··· Data supplied
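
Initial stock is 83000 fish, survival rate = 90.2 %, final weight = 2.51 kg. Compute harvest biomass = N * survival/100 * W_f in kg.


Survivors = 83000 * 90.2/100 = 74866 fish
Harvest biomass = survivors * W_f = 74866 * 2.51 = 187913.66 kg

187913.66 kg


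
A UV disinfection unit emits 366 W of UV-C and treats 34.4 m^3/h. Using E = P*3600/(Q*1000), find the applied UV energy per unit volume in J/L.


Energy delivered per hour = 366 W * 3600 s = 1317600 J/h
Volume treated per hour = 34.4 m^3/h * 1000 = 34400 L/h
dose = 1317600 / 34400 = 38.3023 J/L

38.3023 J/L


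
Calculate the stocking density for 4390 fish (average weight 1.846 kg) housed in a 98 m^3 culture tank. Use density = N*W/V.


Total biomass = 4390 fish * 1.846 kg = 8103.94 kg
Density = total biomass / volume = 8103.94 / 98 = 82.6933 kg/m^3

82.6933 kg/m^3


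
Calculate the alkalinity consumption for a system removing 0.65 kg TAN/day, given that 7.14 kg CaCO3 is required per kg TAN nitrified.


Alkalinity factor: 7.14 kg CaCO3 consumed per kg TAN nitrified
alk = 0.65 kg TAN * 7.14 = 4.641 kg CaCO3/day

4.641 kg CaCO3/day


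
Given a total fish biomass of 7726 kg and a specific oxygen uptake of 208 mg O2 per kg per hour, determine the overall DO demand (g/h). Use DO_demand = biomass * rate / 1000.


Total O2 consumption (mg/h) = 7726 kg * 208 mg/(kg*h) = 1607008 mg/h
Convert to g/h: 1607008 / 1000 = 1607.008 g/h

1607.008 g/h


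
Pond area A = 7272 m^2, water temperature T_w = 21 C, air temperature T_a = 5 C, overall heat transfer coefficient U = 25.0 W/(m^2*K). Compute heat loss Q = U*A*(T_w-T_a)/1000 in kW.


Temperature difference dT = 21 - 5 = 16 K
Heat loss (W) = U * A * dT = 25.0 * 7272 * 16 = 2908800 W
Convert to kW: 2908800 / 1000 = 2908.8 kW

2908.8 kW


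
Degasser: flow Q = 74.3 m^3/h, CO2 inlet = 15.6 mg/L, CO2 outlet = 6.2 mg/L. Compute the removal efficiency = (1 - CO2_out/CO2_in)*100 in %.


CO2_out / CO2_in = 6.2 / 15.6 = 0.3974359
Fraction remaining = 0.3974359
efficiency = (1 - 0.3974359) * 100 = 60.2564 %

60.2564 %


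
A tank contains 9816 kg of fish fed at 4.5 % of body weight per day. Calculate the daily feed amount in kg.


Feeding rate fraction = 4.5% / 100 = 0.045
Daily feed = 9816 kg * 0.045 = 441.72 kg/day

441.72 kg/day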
······
_Task brief_
Would you return each entry exactly as it reads?

_Expected answer_
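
Initial stock is 83000 fish, survival rate = 90.2 %, final weight = 2.51 kg. Compute harvest biomass = N * survival/100 * W_f in kg.


Survivors = 83000 * 90.2/100 = 74866 fish
Harvest biomass = survivors * W_f = 74866 * 2.51 = 187913.66 kg

187913.66 kg


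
A UV disinfection unit emits 366 W of UV-C and treats 34.4 m^3/h. Using E = P*3600/(Q*1000), find the applied UV energy per unit volume in J/L.


Energy delivered per hour = 366 W * 3600 s = 1317600 J/h
Volume treated per hour = 34.4 m^3/h * 1000 = 34400 L/h
dose = 1317600 / 34400 = 38.3023 J/L

38.3023 J/L


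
Calculate the stocking density for 4390 fish (average weight 1.846 kg) housed in a 98 m^3 culture tank. Use density = N*W/V.


Total biomass = 4390 fish * 1.846 kg = 8103.94 kg
Density = total biomass / volume = 8103.94 / 98 = 82.6933 kg/m^3

82.6933 kg/m^3


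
Calculate the alkalinity consumption for a system removing 0.65 kg TAN/day, given that 7.14 kg CaCO3 is required per kg TAN nitrified.


Alkalinity factor: 7.14 kg CaCO3 consumed per kg TAN nitrified
alk = 0.65 kg TAN * 7.14 = 4.641 kg CaCO3/day

4.641 kg CaCO3/day


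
Given a total fish biomass of 7726 kg and a specific oxygen uptake of 208 mg O2 per kg per hour, determine the overall DO demand (g/h). Use DO_demand = biomass * rate / 1000.


Total O2 consumption (mg/h) = 7726 kg * 208 mg/(kg*h) = 1607008 mg/h
Convert to g/h: 1607008 / 1000 = 1607.008 g/h

1607.008 g/h


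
Pond area A = 7272 m^2, water temperature T_w = 21 C, air temperature T_a = 5 C, overall heat transfer coefficient U = 25.0 W/(m^2*K). Compute heat loss Q = U*A*(T_w-T_a)/1000 in kW.


Temperature difference dT = 21 - 5 = 16 K
Heat loss (W) = U * A * dT = 25.0 * 7272 * 16 = 2908800 W
Convert to kW: 2908800 / 1000 = 2908.8 kW

2908.8 kW


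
Degasser: flow Q = 74.3 m^3/h, CO2 inlet = 15.6 mg/L, CO2 outlet = 6.2 mg/L. Compute the removal efficiency = (1 - CO2_out/CO2_in)*100 in %.


CO2_out / CO2_in = 6.2 / 15.6 = 0.3974359
Fraction remaining = 0.3974359
efficiency = (1 - 0.3974359) * 100 = 60.2564 %

60.2564 %


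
A tank contains 9816 kg of fish fed at 4.5 % of body weight per day. Calculate the daily feed amount in kg.


Feeding rate fraction = 4.5% / 100 = 0.045
Daily feed = 9816 kg * 0.045 = 441.72 kg/day

441.72 kg/day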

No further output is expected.